(Saved entries)
Start of Block
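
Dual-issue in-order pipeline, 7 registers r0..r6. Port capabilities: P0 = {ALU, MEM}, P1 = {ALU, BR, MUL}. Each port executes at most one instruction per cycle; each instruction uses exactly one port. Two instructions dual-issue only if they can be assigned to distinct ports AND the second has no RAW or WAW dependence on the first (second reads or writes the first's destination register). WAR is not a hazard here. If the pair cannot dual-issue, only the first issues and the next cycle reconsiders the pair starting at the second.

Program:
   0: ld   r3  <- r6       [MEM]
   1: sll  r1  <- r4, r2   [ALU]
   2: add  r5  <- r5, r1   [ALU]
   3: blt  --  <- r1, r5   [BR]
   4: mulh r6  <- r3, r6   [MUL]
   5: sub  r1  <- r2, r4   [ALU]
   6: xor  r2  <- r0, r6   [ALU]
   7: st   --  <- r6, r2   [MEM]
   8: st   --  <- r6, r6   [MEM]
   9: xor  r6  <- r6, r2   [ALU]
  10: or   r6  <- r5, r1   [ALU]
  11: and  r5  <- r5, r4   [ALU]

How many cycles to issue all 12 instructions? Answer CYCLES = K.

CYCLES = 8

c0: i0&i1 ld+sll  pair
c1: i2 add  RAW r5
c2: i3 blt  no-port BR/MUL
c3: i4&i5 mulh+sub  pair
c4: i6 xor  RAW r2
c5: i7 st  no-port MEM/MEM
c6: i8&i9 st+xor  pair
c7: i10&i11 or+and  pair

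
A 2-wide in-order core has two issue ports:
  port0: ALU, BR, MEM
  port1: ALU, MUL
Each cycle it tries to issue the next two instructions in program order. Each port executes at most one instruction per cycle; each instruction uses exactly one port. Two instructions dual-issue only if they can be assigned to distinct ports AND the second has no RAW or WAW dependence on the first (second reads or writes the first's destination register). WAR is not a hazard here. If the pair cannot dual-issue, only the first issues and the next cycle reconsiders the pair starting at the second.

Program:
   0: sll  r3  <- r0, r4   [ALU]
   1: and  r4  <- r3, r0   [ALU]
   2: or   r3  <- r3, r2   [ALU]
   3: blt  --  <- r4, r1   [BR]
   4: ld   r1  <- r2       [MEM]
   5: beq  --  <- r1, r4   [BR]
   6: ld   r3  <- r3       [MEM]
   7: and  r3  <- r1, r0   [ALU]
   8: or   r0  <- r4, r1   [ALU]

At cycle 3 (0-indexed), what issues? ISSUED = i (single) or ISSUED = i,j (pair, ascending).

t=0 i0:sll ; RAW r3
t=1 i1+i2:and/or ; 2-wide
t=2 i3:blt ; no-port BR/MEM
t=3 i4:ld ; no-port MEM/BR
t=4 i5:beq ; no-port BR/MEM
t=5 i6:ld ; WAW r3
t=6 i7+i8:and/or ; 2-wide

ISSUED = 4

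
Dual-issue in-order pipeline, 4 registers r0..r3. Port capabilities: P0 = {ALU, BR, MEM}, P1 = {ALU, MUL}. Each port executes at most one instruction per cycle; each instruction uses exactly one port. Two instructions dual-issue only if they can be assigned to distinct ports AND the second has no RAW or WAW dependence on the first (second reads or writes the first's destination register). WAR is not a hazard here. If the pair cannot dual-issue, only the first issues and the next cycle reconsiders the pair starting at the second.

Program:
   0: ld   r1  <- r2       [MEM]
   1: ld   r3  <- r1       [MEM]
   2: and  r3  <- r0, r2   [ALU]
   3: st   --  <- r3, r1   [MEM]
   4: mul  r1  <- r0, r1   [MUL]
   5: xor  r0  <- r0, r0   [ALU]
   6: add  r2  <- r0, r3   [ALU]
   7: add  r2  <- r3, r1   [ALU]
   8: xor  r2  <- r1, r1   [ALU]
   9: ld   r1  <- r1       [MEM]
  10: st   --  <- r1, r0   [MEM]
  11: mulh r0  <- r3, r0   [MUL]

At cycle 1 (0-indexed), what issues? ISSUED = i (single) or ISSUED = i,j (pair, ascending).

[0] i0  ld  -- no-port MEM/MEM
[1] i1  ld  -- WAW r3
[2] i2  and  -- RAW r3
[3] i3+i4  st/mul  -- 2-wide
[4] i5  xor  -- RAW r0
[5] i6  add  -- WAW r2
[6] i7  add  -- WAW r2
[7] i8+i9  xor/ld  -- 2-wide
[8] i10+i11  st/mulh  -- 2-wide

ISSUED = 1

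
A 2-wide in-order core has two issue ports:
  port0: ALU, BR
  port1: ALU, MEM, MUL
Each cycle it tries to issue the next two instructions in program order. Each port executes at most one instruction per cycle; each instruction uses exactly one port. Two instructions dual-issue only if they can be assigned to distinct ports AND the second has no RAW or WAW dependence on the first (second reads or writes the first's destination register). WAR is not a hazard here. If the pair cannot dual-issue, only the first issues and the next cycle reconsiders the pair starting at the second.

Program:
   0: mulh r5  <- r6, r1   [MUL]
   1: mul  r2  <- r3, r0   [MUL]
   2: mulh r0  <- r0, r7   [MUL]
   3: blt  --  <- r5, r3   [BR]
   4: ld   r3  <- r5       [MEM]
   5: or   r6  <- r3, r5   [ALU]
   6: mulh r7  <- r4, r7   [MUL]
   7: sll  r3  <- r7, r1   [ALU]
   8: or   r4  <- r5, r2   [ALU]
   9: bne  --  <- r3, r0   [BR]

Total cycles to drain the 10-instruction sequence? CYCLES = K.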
End of Block
Produce an exact copy of every entry above.

▶ Output of the exercise:
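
Dual-issue in-order pipeline, 7 registers r0..r6. Port capabilities: P0 = {ALU, MEM}, P1 = {ALU, BR, MUL}. Each port executes at most one instruction per cycle; each instruction uses exactly one port. Two instructions dual-issue only if they can be assigned to distinct ports AND the second has no RAW or WAW dependence on the first (second reads or writes the first's destination register). WAR is not a hazard here. If the pair cannot dual-issue, only the first issues and the next cycle reconsiders the pair starting at the second.

Program:
   0: ld   r3  <- r6       [MEM]
   1: sll  r1  <- r4, r2   [ALU]
   2: add  r5  <- r5, r1   [ALU]
   3: blt  --  <- r1, r5   [BR]
   4: mulh r6  <- r3, r6   [MUL]
   5: sub  r1  <- r2, r4   [ALU]
   6: xor  r2  <- r0, r6   [ALU]
   7: st   --  <- r6, r2   [MEM]
   8: st   --  <- r6, r6   [MEM]
   9: xor  r6  <- r6, r2   [ALU]
  10: or   r6  <- r5, r1   [ALU]
  11: and  r5  <- r5, r4   [ALU]

How many cycles to issue all 12 instructions? Answer CYCLES = K.

CYCLES = 8

c0: i0&i1 ld+sll  pair
c1: i2 add  RAW r5
c2: i3 blt  no-port BR/MUL
c3: i4&i5 mulh+sub  pair
c4: i6 xor  RAW r2
c5: i7 st  no-port MEM/MEM
c6: i8&i9 st+xor  pair
c7: i10&i11 or+and  pair

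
A 2-wide in-order core has two issue ports:
  port0: ALU, BR, MEM
  port1: ALU, MUL
Each cycle it tries to issue the next two instructions in program order. Each port executes at most one instruction per cycle; each instruction uses exactly one port. Two instructions dual-issue only if they can be assigned to distinct ports AND the second has no RAW or WAW dependence on the first (second reads or writes the first's destination register). WAR is not a hazard here. If the pair cannot dual-issue, only the first issues and the next cycle reconsiders the pair starting at the second.

Program:
   0: sll  r3  <- r0, r4   [ALU]
   1: and  r4  <- r3, r0   [ALU]
   2: or   r3  <- r3, r2   [ALU]
   3: blt  --  <- r4, r1   [BR]
   4: ld   r1  <- r2       [MEM]
   5: beq  --  <- r1, r4   [BR]
   6: ld   r3  <- r3       [MEM]
   7: and  r3  <- r1, r0   [ALU]
   8: or   r0  <- r4, r1   [ALU]

At cycle 3 (0-indexed), what issues? ISSUED = i (single) or ISSUED = i,j (pair, ascending).

t=0 i0:sll ; RAW r3
t=1 i1+i2:and/or ; 2-wide
t=2 i3:blt ; no-port BR/MEM
t=3 i4:ld ; no-port MEM/BR
t=4 i5:beq ; no-port BR/MEM
t=5 i6:ld ; WAW r3
t=6 i7+i8:and/or ; 2-wide

ISSUED = 4

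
Dual-issue in-order pipeline, 4 registers r0..r3. Port capabilities: P0 = {ALU, BR, MEM}, P1 = {ALU, MUL}. Each port executes at most one instruction per cycle; each instruction uses exactly one port. Two instructions dual-issue only if they can be assigned to distinct ports AND the second has no RAW or WAW dependence on the first (second reads or writes the first's destination register). WAR is not a hazard here. If the pair cannot dual-issue, only the first issues and the next cycle reconsiders the pair starting at the second.

Program:
   0: ld   r1  <- r2       [MEM]
   1: ld   r3  <- r1       [MEM]
   2: and  r3  <- r0, r2   [ALU]
   3: st   --  <- r3, r1   [MEM]
   4: mul  r1  <- r0, r1   [MUL]
   5: xor  r0  <- r0, r0   [ALU]
   6: add  r2  <- r0, r3   [ALU]
   7: add  r2  <- r3, r1   [ALU]
   8: xor  r2  <- r1, r1   [ALU]
   9: ld   r1  <- r1       [MEM]
  10: st   --  <- r1, r0   [MEM]
  11: mulh r0  <- r3, r0   [MUL]

At cycle 1 (0-indexed), what issues? ISSUED = i (single) or ISSUED = i,j (pair, ascending).

[0] i0  ld  -- no-port MEM/MEM
[1] i1  ld  -- WAW r3
[2] i2  and  -- RAW r3
[3] i3+i4  st/mul  -- 2-wide
[4] i5  xor  -- RAW r0
[5] i6  add  -- WAW r2
[6] i7  add  -- WAW r2
[7] i8+i9  xor/ld  -- 2-wide
[8] i10+i11  st/mulh  -- 2-wide

ISSUED = 1

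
A 2-wide in-order core has two issue ports:
  port0: ALU, BR
  port1: ALU, MEM, MUL
Each cycle it tries to issue the next two instructions in program order. Each port executes at most one instruction per cycle; each instruction uses exactly one port. Two instructions dual-issue only if they can be assigned to distinct ports AND the second has no RAW or WAW dependence on the first (second reads or writes the first's destination register). WAR is not a hazard here. If the pair cannot dual-issue, only the first issues and the next cycle reconsiders the pair starting at the second.

Program:
   0: mulh r5  <- r6, r1   [MUL]
   1: mul  r2  <- r3, r0   [MUL]
   2: mulh r0  <- r0, r7   [MUL]
   3: blt  --  <- r5, r3   [BR]
   4: ld   r3  <- r5       [MEM]
   5: or   r6  <- r3, r5   [ALU]
   6: mulh r7  <- r4, r7   [MUL]
   7: sll  r3  <- r7, r1   [ALU]
   8: or   r4  <- r5, r2   [ALU]
   9: bne  --  <- r3, r0   [BR]

Total cycles to drain the 10-instruction sequence? CYCLES = K.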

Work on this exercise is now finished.